═════ Data in this exercise ═════

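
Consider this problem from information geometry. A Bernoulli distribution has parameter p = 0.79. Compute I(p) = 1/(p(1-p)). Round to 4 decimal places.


For Bernoulli(p), Fisher information is I(p) = 1/(p*(1-p)).
p = 0.79, 1-p = 0.21.
p*(1-p) = 0.1659.
I(p) = 1/0.1659 = 6.0277

6.0277


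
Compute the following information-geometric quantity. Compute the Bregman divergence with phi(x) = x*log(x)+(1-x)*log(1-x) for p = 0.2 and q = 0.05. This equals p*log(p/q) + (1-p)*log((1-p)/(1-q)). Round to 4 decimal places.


Bregman divergence with negative entropy generator:
D = p*log(p/q) + (1-p)*log((1-p)/(1-q)).
p = 0.2, q = 0.05.
p*log(p/q) = 0.2*log(0.2/0.05) = 0.277259.
(1-p)*log((1-p)/(1-q)) = 0.8*log(0.8/0.95) = -0.13748.
D = 0.277259 + -0.13748 = 0.1398

0.1398


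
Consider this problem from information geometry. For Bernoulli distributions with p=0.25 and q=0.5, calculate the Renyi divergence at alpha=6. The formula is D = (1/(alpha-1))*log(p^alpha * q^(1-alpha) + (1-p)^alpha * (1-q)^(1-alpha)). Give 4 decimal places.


Renyi divergence of order alpha between Bernoulli distributions:
D = (1/(alpha-1))*log(p^alpha * q^(1-alpha) + (1-p)^alpha * (1-q)^(1-alpha)).
alpha = 6, p = 0.25, q = 0.5.
p^alpha * q^(1-alpha) = 0.25^6 * 0.5^-5 = 0.007812.
(1-p)^alpha * (1-q)^(1-alpha) = 0.75^6 * 0.5^-5 = 5.695312.
sum = 0.007812 + 5.695312 = 5.703125.
D = (1/5)*log(5.703125) = 0.3482

0.3482


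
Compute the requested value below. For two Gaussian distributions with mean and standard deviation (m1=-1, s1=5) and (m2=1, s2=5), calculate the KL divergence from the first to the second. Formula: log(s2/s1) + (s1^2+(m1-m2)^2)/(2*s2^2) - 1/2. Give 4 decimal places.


KL divergence between normal distributions:
KL = log(s2/s1) + (s1^2 + (m1-m2)^2)/(2*s2^2) - 1/2.
log(5/5) = 0.0.
(5^2 + (-1-1)^2)/(2*5^2) = (25 + 4)/50 = 0.58.
KL = 0.0 + 0.58 - 0.5 = 0.0800

0.0800


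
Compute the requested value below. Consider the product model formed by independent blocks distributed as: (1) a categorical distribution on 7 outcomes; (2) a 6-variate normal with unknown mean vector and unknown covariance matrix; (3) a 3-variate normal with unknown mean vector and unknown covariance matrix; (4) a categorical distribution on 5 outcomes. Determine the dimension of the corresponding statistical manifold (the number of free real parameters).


The dimension of a statistical manifold equals the number of free
(independent) real parameters of the model. For a product of independent
blocks the parameter counts add.
- categorical on 7 outcomes (probabilities sum to 1): 7-1 = 6.
- 6-variate normal: 6 (mean) + 6*7/2 = 21 (symmetric covariance) = 27.
- 3-variate normal: 3 (mean) + 3*4/2 = 6 (symmetric covariance) = 9.
- categorical on 5 outcomes (probabilities sum to 1): 5-1 = 4.
Total = 6 + 27 + 9 + 4 = 46.
Dimension = 46

46


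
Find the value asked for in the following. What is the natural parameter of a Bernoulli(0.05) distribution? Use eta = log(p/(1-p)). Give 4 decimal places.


Natural parameter for Bernoulli: eta = log(p/(1-p)).
p = 0.05, 1-p = 0.95.
p/(1-p) = 0.052632.
eta = log(0.052632) = -2.9444

-2.9444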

═════

◆ **What is needed**
The records above must be restated. Preserve every word.

◆ **Result**
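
Consider this problem from information geometry. A Bernoulli distribution has parameter p = 0.79. Compute I(p) = 1/(p(1-p)). Round to 4 decimal places.


For Bernoulli(p), Fisher information is I(p) = 1/(p*(1-p)).
p = 0.79, 1-p = 0.21.
p*(1-p) = 0.1659.
I(p) = 1/0.1659 = 6.0277

6.0277


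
Compute the following information-geometric quantity. Compute the Bregman divergence with phi(x) = x*log(x)+(1-x)*log(1-x) for p = 0.2 and q = 0.05. This equals p*log(p/q) + (1-p)*log((1-p)/(1-q)). Round to 4 decimal places.


Bregman divergence with negative entropy generator:
D = p*log(p/q) + (1-p)*log((1-p)/(1-q)).
p = 0.2, q = 0.05.
p*log(p/q) = 0.2*log(0.2/0.05) = 0.277259.
(1-p)*log((1-p)/(1-q)) = 0.8*log(0.8/0.95) = -0.13748.
D = 0.277259 + -0.13748 = 0.1398

0.1398


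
Consider this problem from information geometry. For Bernoulli distributions with p=0.25 and q=0.5, calculate the Renyi divergence at alpha=6. The formula is D = (1/(alpha-1))*log(p^alpha * q^(1-alpha) + (1-p)^alpha * (1-q)^(1-alpha)). Give 4 decimal places.


Renyi divergence of order alpha between Bernoulli distributions:
D = (1/(alpha-1))*log(p^alpha * q^(1-alpha) + (1-p)^alpha * (1-q)^(1-alpha)).
alpha = 6, p = 0.25, q = 0.5.
p^alpha * q^(1-alpha) = 0.25^6 * 0.5^-5 = 0.007812.
(1-p)^alpha * (1-q)^(1-alpha) = 0.75^6 * 0.5^-5 = 5.695312.
sum = 0.007812 + 5.695312 = 5.703125.
D = (1/5)*log(5.703125) = 0.3482

0.3482


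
Compute the requested value below. For two Gaussian distributions with mean and standard deviation (m1=-1, s1=5) and (m2=1, s2=5), calculate the KL divergence from the first to the second. Formula: log(s2/s1) + (s1^2+(m1-m2)^2)/(2*s2^2) - 1/2. Give 4 decimal places.


KL divergence between normal distributions:
KL = log(s2/s1) + (s1^2 + (m1-m2)^2)/(2*s2^2) - 1/2.
log(5/5) = 0.0.
(5^2 + (-1-1)^2)/(2*5^2) = (25 + 4)/50 = 0.58.
KL = 0.0 + 0.58 - 0.5 = 0.0800

0.0800


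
Compute the requested value below. Consider the product model formed by independent blocks distributed as: (1) a categorical distribution on 7 outcomes; (2) a 6-variate normal with unknown mean vector and unknown covariance matrix; (3) a 3-variate normal with unknown mean vector and unknown covariance matrix; (4) a categorical distribution on 5 outcomes. Determine the dimension of the corresponding statistical manifold (the number of free real parameters).


The dimension of a statistical manifold equals the number of free
(independent) real parameters of the model. For a product of independent
blocks the parameter counts add.
- categorical on 7 outcomes (probabilities sum to 1): 7-1 = 6.
- 6-variate normal: 6 (mean) + 6*7/2 = 21 (symmetric covariance) = 27.
- 3-variate normal: 3 (mean) + 3*4/2 = 6 (symmetric covariance) = 9.
- categorical on 5 outcomes (probabilities sum to 1): 5-1 = 4.
Total = 6 + 27 + 9 + 4 = 46.
Dimension = 46

46


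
Find the value asked for in the following. What is the natural parameter of a Bernoulli(0.05) distribution? Use eta = log(p/(1-p)). Give 4 decimal places.


Natural parameter for Bernoulli: eta = log(p/(1-p)).
p = 0.05, 1-p = 0.95.
p/(1-p) = 0.052632.
eta = log(0.052632) = -2.9444

-2.9444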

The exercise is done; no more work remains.